In the entries below, find the string "Apply" and return each line holding it.

### Saved entries
--- START ---

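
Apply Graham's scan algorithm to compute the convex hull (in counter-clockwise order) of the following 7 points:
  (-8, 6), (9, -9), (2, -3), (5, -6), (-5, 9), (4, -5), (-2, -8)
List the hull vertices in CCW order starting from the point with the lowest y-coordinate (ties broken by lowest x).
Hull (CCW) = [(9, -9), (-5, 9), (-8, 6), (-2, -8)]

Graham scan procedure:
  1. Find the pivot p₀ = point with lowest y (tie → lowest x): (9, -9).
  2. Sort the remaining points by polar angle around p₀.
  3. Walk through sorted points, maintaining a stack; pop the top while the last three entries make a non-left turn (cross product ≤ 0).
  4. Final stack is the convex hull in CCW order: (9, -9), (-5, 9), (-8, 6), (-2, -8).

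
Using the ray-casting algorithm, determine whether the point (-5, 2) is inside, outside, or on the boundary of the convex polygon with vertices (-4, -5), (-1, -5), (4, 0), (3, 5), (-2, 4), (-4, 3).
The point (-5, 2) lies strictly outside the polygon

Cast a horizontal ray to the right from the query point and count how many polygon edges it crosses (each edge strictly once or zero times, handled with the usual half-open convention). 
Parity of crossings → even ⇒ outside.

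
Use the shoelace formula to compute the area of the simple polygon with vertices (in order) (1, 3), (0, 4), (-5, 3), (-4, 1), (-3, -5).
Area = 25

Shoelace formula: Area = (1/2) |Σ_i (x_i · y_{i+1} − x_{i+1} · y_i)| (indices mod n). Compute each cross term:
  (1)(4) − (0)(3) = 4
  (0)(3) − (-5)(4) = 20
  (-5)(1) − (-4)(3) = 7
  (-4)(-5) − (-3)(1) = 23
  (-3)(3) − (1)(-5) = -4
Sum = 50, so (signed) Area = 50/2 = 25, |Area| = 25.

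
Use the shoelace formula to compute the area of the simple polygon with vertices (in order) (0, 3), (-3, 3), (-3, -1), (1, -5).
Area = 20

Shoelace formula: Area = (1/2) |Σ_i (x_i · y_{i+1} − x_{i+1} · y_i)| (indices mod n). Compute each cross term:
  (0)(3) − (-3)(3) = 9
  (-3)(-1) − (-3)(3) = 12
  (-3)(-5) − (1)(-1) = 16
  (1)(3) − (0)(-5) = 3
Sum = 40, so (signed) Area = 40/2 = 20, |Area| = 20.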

--- END ---
--- START ---

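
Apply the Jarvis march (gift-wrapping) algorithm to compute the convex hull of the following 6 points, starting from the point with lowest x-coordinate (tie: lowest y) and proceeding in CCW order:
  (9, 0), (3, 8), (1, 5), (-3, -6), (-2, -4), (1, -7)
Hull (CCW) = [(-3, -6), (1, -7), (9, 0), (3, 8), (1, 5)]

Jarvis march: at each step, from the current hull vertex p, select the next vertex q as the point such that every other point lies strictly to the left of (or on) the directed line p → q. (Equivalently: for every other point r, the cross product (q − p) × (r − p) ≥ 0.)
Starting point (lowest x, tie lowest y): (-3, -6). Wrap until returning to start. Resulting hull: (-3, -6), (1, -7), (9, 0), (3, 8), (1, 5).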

--- END ---
--- START ---

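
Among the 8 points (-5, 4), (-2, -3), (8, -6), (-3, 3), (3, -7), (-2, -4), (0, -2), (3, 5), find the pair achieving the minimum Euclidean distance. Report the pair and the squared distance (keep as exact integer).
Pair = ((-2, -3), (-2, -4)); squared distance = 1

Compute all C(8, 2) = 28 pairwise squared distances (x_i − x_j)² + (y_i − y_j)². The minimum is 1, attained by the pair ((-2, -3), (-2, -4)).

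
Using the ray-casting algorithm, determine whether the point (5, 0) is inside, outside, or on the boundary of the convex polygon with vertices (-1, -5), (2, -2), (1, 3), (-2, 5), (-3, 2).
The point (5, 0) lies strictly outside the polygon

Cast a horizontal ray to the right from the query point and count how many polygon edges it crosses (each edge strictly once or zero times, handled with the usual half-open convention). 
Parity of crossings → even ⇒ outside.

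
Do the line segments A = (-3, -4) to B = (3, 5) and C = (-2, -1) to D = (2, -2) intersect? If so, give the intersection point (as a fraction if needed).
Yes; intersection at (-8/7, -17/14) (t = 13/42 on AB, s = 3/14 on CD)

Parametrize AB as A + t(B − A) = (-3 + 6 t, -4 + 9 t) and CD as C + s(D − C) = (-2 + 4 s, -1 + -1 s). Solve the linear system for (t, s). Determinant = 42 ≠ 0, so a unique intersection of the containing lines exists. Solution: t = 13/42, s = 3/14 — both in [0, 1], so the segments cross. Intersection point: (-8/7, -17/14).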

--- END ---

### ANSWER FOR THIS EXERCISE
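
Apply Graham's scan algorithm to compute the convex hull (in counter-clockwise order) of the following 7 points:
Apply the Jarvis march (gift-wrapping) algorithm to compute the convex hull of the following 6 points, starting from the point with lowest x-coordinate (tie: lowest y) and proceeding in CCW order: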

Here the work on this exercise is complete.